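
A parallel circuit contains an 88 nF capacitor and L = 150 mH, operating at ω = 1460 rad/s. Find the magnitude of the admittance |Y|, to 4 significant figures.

4.438 mS

X_L = ωL = 219.0 Ω
X_C = 1/(ωC) = 7783 Ω
Parallel: admittances add. Y = 1/(jωL) + jωC
Y = (0 − j0.004438) S
|Y| = 0.004438 S → |Z| = 1/|Y| = 225.3 Ω, ∠Z = −∠Y = 90.00°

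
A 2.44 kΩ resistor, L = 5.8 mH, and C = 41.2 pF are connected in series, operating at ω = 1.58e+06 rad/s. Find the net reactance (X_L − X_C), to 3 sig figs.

-6200 Ω

X_L = ωL = 9160 Ω
X_C = 1/(ωC) = 15400 Ω
X = 9160 − 15400 = -6200 Ω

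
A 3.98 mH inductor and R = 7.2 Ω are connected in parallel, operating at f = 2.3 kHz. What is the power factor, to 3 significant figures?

0.992

ω = 2πf = 14450 rad/s
X_L = ωL = 57.5 Ω
Parallel: admittances add. Y = 1/R + 1/(jωL)
Y = (0.139 − j0.0174) S
|Y| = 0.140 S → |Z| = 1/|Y| = 7.14 Ω, ∠Z = −∠Y = 7.14°
cos φ = cos(7.14°) = 0.992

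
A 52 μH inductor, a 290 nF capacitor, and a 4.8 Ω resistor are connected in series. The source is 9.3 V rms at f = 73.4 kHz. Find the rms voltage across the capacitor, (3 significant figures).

4.05 V

ω = 2πf = 461200 rad/s
X_L = ωL = 24.0 Ω
X_C = 1/(ωC) = 7.48 Ω
Net reactance X = X_L − X_C = 16.5 Ω
Z = 4.80 + j16.5 Ω
|Z| = √(4.80² + 16.5²) = 17.2 Ω
I = V/|Z| = 541 mA
V_C = I·|Z_C| = 0.541 × 7.48 = 4.05 V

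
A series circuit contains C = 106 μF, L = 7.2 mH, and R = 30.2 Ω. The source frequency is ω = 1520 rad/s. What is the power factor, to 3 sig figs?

X_L = ωL = 10.9 Ω
X_C = 1/(ωC) = 6.21 Ω
Net reactance X = X_L − X_C = 4.74 Ω
Z = 30.2 + j4.74 Ω
|Z| = √(30.2² + 4.74²) = 30.6 Ω
∠Z = arctan(4.74/30.2) = 8.92°
cos φ = cos(8.92°) = 0.988

0.988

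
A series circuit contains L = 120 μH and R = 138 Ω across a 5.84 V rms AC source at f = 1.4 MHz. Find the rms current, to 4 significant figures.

5.486 mA

ω = 2πf = 8.796e+06 rad/s
X_L = ωL = 1056 Ω
Z = 138.0 + j1056 Ω
|Z| = √(138.0² + 1056²) = 1065 Ω
I = V/|Z| = 5.84/1065 = 5.486 mA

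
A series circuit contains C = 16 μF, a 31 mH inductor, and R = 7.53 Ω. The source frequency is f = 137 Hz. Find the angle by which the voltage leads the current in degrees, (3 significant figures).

ω = 2πf = 860.8 rad/s
X_L = ωL = 26.7 Ω
X_C = 1/(ωC) = 72.6 Ω
Net reactance X = X_L − X_C = -45.9 Ω
Z = 7.53 − j45.9 Ω
|Z| = √(7.53² + 45.9²) = 46.5 Ω
∠Z = arctan(-45.9/7.53) = -80.7°

-80.7°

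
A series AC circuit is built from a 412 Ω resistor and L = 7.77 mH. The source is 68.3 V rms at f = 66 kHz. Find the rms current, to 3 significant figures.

ω = 2πf = 414700 rad/s
X_L = ωL = 3220 Ω
Z = 412 + j3220 Ω
|Z| = √(412² + 3220²) = 3250 Ω
I = V/|Z| = 68.3/3250 = 21.0 mA

21.0 mA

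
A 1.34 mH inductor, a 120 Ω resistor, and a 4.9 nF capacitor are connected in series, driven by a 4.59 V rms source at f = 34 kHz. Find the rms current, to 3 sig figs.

6.75 mA

ω = 2πf = 213600 rad/s
X_L = ωL = 286 Ω
X_C = 1/(ωC) = 955 Ω
Net reactance X = X_L − X_C = -669 Ω
Z = 120 − j669 Ω
|Z| = √(120² + 669²) = 680 Ω
I = V/|Z| = 4.59/680 = 6.75 mA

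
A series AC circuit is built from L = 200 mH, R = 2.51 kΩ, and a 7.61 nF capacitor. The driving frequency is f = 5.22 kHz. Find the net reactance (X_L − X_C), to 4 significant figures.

ω = 2πf = 32800 rad/s
X_L = ωL = 6560 Ω
X_C = 1/(ωC) = 4006 Ω
X = 6560 − 4006 = 2553 Ω

2553 Ω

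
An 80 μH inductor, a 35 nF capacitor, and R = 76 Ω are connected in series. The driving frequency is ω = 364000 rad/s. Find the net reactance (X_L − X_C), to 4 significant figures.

-49.37 Ω

X_L = ωL = 29.12 Ω
X_C = 1/(ωC) = 78.49 Ω
X = 29.12 − 78.49 = -49.37 Ω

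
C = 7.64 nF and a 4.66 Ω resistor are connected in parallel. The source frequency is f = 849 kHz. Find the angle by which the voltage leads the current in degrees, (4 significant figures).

-10.75°

ω = 2πf = 5.334e+06 rad/s
X_C = 1/(ωC) = 24.54 Ω
Parallel: admittances add. Y = 1/R + jωC
Y = (0.2146 + j0.04076) S
|Y| = 0.2184 S → |Z| = 1/|Y| = 4.578 Ω, ∠Z = −∠Y = -10.75°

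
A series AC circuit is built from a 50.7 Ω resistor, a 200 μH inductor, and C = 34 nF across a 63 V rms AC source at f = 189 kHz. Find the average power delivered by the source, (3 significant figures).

ω = 2πf = 1.188e+06 rad/s
X_L = ωL = 238 Ω
X_C = 1/(ωC) = 24.8 Ω
Net reactance X = X_L − X_C = 213 Ω
Z = 50.7 + j213 Ω
|Z| = √(50.7² + 213²) = 219 Ω
∠Z = arctan(213/50.7) = 76.6°
I = V/|Z| = 288 mA
P = VI cos φ = 63 × 0.288 × cos(76.6°) = 4.21 W

4.21 W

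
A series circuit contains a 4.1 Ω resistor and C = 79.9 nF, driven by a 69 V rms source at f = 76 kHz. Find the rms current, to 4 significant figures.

2.601 A

ω = 2πf = 477500 rad/s
X_C = 1/(ωC) = 26.21 Ω
Z = 4.100 − j26.21 Ω
|Z| = √(4.100² + 26.21²) = 26.53 Ω
I = V/|Z| = 69/26.53 = 2.601 A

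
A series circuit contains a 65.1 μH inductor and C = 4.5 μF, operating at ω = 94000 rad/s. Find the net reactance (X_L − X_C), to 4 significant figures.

X_L = ωL = 6.119 Ω
X_C = 1/(ωC) = 2.364 Ω
X = 6.119 − 2.364 = 3.755 Ω

3.755 Ω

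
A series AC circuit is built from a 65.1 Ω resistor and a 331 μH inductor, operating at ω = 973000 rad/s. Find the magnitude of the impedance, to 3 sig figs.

329 Ω

X_L = ωL = 322 Ω
Z = 65.1 + j322 Ω
|Z| = √(65.1² + 322²) = 329 Ω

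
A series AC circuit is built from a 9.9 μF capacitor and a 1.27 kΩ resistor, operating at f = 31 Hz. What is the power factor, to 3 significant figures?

ω = 2πf = 194.8 rad/s
X_C = 1/(ωC) = 519 Ω
Z = 1270 − j519 Ω
|Z| = √(1270² + 519²) = 1370 Ω
∠Z = arctan(-519/1270) = -22.2°
cos φ = cos(-22.2°) = 0.926

0.926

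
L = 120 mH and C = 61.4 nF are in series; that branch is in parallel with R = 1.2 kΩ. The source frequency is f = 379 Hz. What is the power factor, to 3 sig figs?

0.984

ω = 2πf = 2381 rad/s
X_L = ωL = 286 Ω
X_C = 1/(ωC) = 6840 Ω
Branch 1: Z₁ = R = 1200 Ω
Branch 2 (series LC): Z₂ = j(X_L − X_C) = −j6550 Ω
Parallel: Z = Z₁Z₂/(Z₁+Z₂), |Z| = 1180 Ω, ∠Z = -10.4°
cos φ = cos(-10.4°) = 0.984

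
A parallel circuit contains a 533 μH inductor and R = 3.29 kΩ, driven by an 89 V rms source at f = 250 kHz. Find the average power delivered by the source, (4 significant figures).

2.408 W

ω = 2πf = 1.571e+06 rad/s
X_L = ωL = 837.2 Ω
Parallel: admittances add. Y = 1/R + 1/(jωL)
Y = (0.0003040 − j0.001194) S
|Y| = 0.001232 S → |Z| = 1/|Y| = 811.4 Ω, ∠Z = −∠Y = 75.72°
I = V/|Z| = 109.7 mA
P = VI cos φ = 89 × 0.1097 × cos(75.72°) = 2.408 W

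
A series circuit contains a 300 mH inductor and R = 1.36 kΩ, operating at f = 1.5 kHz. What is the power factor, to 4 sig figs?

ω = 2πf = 9425 rad/s
X_L = ωL = 2827 Ω
Z = 1360 + j2827 Ω
|Z| = √(1360² + 2827²) = 3138 Ω
∠Z = arctan(2827/1360) = 64.31°
cos φ = cos(64.31°) = 0.4335

0.4335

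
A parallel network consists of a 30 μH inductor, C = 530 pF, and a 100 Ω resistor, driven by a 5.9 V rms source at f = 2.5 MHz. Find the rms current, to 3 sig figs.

ω = 2πf = 1.571e+07 rad/s
X_L = ωL = 471 Ω
X_C = 1/(ωC) = 120 Ω
Parallel: admittances add. Y = 1/R + 1/(jωL) + jωC
Y = (0.0100 + j0.00620) S
|Y| = 0.0118 S → |Z| = 1/|Y| = 85.0 Ω, ∠Z = −∠Y = -31.8°
I = V/|Z| = 5.9/85.0 = 69.4 mA

69.4 mA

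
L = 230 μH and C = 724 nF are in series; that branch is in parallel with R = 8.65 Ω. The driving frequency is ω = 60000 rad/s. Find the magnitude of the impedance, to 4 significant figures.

6.308 Ω

X_L = ωL = 13.80 Ω
X_C = 1/(ωC) = 23.02 Ω
Branch 1: Z₁ = R = 8.650 Ω
Branch 2 (series LC): Z₂ = j(X_L − X_C) = −j9.220 Ω
Parallel: Z = Z₁Z₂/(Z₁+Z₂), |Z| = 6.308 Ω, ∠Z = -43.17°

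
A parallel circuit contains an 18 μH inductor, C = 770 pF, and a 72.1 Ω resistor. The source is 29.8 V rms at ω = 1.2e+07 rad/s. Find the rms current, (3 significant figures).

436 mA

X_L = ωL = 216 Ω
X_C = 1/(ωC) = 108 Ω
Parallel: admittances add. Y = 1/R + 1/(jωL) + jωC
Y = (0.0139 + j0.00461) S
|Y| = 0.0146 S → |Z| = 1/|Y| = 68.4 Ω, ∠Z = −∠Y = -18.4°
I = V/|Z| = 29.8/68.4 = 436 mA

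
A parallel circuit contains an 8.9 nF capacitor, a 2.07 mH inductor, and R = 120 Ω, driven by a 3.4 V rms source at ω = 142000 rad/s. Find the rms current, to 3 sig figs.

29.3 mA

X_L = ωL = 294 Ω
X_C = 1/(ωC) = 791 Ω
Parallel: admittances add. Y = 1/R + 1/(jωL) + jωC
Y = (0.00833 − j0.00214) S
|Y| = 0.00860 S → |Z| = 1/|Y| = 116 Ω, ∠Z = −∠Y = 14.4°
I = V/|Z| = 3.4/116 = 29.3 mA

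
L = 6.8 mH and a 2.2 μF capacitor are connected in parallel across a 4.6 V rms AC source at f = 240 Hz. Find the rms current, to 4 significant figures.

ω = 2πf = 1508 rad/s
X_L = ωL = 10.25 Ω
X_C = 1/(ωC) = 301.4 Ω
Parallel: admittances add. Y = 1/(jωL) + jωC
Y = (0 − j0.09420) S
|Y| = 0.09420 S → |Z| = 1/|Y| = 10.62 Ω, ∠Z = −∠Y = 90.00°
I = V/|Z| = 4.6/10.62 = 433.3 mA

433.3 mA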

== == ==

Those lines from the one with "L = 6.8 mH and" through the last line of the material above are to be retyped exactly, with nothing else.

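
L = 6.8 mH and a 2.2 μF capacitor are connected in parallel across a 4.6 V rms AC source at f = 240 Hz. Find the rms current, to 4 significant figures.

ω = 2πf = 1508 rad/s
X_L = ωL = 10.25 Ω
X_C = 1/(ωC) = 301.4 Ω
Parallel: admittances add. Y = 1/(jωL) + jωC
Y = (0 − j0.09420) S
|Y| = 0.09420 S → |Z| = 1/|Y| = 10.62 Ω, ∠Z = −∠Y = 90.00°
I = V/|Z| = 4.6/10.62 = 433.3 mA

433.3 mA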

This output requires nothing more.